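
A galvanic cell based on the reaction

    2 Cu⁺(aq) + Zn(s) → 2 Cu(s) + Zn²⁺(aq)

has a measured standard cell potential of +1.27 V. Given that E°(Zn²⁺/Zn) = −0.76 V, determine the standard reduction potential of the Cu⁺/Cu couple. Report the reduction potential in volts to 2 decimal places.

+0.51 V

In the reaction as written the Cu⁺/Cu couple is reduced (cathode) and Zn²⁺/Zn is oxidized (anode), so E°cell = E°(Cu⁺/Cu) − E°(Zn²⁺/Zn).
E°(Cu⁺/Cu) = E°cell + E°(anode) = +1.27 + (−0.76) = +0.51 V.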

_ _ _ _ _

Instructions for the task:
Please restate every line of the records exactly.

Written answer:
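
A galvanic cell based on the reaction

    2 Cu⁺(aq) + Zn(s) → 2 Cu(s) + Zn²⁺(aq)

has a measured standard cell potential of +1.27 V. Given that E°(Zn²⁺/Zn) = −0.76 V, determine the standard reduction potential of the Cu⁺/Cu couple. Report the reduction potential in volts to 2 decimal places.

+0.51 V

In the reaction as written the Cu⁺/Cu couple is reduced (cathode) and Zn²⁺/Zn is oxidized (anode), so E°cell = E°(Cu⁺/Cu) − E°(Zn²⁺/Zn).
E°(Cu⁺/Cu) = E°cell + E°(anode) = +1.27 + (−0.76) = +0.51 V.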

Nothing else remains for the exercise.